- [Action item]: Filter these entries, keeping only lines that hold the word "Shelf".

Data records
::::::::::
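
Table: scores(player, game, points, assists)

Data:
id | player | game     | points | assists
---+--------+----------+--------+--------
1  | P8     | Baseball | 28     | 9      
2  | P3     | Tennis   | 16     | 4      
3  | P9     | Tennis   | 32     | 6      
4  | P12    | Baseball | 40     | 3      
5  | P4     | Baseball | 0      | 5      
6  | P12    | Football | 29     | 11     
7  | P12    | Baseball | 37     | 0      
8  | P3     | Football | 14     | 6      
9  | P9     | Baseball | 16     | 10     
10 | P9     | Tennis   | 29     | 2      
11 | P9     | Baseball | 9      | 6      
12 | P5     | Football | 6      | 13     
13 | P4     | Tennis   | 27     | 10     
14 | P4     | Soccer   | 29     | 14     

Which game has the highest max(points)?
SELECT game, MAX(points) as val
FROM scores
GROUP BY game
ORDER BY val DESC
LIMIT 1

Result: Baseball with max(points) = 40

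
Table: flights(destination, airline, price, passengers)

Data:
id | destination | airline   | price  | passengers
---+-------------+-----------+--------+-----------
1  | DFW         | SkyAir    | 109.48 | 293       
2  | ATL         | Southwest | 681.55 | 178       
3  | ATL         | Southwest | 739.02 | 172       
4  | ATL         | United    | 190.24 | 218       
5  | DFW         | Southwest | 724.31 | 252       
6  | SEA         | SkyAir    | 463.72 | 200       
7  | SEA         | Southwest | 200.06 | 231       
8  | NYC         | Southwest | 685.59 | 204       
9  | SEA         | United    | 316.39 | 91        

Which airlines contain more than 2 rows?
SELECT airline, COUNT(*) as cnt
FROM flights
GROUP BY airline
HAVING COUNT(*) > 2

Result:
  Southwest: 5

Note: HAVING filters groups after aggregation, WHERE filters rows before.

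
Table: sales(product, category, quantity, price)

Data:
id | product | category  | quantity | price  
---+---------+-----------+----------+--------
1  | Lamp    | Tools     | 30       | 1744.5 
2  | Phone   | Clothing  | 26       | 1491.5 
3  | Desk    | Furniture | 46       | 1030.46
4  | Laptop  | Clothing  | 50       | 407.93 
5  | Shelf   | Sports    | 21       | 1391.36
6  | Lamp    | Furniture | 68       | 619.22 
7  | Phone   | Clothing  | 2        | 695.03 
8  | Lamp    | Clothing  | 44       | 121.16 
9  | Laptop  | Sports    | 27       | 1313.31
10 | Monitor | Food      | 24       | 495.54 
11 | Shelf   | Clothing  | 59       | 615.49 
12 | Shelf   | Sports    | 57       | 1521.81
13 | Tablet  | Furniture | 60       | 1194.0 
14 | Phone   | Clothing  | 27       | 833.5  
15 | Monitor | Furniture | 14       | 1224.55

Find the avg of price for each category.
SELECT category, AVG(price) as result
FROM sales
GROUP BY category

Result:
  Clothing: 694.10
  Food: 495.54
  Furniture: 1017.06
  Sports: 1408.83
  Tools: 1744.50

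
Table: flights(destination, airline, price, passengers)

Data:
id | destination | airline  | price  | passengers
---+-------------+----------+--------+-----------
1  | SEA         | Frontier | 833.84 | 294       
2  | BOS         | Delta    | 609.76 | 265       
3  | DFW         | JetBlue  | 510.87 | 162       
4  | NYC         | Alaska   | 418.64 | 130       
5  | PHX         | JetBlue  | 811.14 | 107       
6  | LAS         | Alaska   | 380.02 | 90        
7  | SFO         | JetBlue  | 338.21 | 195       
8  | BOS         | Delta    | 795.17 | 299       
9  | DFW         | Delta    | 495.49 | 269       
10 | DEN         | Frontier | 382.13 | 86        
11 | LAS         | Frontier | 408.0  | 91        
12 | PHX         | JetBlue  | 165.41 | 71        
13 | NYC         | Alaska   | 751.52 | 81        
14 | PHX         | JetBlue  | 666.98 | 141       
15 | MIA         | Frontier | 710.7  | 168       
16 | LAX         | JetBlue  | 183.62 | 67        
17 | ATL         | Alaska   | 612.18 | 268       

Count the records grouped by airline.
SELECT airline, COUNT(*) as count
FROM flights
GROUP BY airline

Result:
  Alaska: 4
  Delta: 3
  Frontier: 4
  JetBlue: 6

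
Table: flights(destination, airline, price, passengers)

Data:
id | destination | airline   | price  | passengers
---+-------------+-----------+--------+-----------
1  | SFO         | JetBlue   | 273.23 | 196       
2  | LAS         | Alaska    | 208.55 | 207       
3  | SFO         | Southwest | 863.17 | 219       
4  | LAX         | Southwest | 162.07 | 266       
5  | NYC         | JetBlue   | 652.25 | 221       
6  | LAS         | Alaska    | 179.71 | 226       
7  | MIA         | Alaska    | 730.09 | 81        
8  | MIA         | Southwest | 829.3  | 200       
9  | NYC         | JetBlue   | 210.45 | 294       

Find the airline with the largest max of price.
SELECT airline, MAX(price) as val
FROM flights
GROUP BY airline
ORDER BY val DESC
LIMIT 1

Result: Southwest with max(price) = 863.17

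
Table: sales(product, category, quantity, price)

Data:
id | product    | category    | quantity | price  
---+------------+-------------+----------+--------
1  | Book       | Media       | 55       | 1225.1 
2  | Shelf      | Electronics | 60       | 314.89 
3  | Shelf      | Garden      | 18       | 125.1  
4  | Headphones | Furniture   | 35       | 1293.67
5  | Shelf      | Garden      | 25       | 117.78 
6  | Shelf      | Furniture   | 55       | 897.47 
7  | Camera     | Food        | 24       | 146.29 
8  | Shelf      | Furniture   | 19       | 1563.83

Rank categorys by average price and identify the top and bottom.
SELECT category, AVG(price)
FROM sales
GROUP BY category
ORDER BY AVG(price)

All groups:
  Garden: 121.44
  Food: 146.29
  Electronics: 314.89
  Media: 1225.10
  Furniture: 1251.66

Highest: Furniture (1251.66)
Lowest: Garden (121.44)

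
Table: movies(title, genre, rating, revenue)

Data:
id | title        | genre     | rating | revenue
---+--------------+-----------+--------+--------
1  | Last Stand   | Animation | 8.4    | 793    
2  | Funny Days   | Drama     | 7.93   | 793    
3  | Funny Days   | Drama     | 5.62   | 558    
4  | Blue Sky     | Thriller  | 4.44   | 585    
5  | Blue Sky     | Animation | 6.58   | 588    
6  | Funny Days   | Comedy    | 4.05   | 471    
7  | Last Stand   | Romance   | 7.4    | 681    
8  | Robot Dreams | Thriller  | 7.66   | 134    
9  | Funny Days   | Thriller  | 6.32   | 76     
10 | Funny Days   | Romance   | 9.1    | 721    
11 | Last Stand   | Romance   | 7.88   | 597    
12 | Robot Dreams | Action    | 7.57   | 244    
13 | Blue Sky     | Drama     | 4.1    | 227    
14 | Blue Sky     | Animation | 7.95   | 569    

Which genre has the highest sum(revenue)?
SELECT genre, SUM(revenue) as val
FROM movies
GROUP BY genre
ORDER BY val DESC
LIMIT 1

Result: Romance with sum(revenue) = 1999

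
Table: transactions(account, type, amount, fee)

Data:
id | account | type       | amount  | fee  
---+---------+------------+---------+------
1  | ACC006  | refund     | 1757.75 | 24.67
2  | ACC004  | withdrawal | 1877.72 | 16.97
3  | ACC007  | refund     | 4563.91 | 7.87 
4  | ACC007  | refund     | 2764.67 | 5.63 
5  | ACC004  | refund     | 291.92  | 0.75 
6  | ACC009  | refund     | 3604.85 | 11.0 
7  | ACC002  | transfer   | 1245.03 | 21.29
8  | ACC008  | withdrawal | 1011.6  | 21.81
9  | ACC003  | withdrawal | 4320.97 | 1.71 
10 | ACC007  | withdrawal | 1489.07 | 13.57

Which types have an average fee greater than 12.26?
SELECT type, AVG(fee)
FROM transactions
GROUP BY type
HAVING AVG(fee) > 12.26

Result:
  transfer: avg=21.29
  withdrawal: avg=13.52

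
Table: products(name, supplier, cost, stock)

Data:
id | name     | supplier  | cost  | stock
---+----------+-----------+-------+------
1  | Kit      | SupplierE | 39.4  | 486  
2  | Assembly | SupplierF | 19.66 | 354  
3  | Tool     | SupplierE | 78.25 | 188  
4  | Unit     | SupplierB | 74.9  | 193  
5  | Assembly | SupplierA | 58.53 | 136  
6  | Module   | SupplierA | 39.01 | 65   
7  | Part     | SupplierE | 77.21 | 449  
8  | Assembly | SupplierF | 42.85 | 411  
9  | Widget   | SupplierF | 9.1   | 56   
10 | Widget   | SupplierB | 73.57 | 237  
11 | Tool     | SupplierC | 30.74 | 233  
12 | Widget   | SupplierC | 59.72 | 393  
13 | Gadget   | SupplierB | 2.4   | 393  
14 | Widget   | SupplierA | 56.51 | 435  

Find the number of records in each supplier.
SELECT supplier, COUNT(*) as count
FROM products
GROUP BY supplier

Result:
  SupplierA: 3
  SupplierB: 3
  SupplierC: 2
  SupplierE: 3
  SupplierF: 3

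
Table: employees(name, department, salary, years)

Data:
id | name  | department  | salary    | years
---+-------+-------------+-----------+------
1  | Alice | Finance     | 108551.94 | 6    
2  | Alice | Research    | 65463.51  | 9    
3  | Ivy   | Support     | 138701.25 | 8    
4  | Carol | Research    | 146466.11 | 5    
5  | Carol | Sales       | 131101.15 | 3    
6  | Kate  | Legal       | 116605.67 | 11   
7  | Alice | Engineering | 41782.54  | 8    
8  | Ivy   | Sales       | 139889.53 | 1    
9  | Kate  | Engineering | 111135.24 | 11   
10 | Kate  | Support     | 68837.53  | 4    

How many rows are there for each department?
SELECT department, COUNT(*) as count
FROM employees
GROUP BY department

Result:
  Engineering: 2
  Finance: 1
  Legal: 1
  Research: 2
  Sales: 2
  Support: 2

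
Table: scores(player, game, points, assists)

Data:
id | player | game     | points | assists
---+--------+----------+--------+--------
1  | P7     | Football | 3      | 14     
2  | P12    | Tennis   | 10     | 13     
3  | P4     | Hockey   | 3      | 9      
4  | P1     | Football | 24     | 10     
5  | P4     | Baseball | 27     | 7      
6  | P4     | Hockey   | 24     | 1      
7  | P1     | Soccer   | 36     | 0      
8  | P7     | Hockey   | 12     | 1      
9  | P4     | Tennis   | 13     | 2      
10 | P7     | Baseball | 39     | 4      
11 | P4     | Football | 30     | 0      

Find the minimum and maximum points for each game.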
::::::::::
- [Exercise response]:
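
5  | Shelf   | Sports    | 21       | 1391.36
11 | Shelf   | Clothing  | 59       | 615.49 
12 | Shelf   | Sports    | 57       | 1521.81
2  | Shelf      | Electronics | 60       | 314.89 
3  | Shelf      | Garden      | 18       | 125.1  
5  | Shelf      | Garden      | 25       | 117.78 
6  | Shelf      | Furniture   | 55       | 897.47 
8  | Shelf      | Furniture   | 19       | 1563.83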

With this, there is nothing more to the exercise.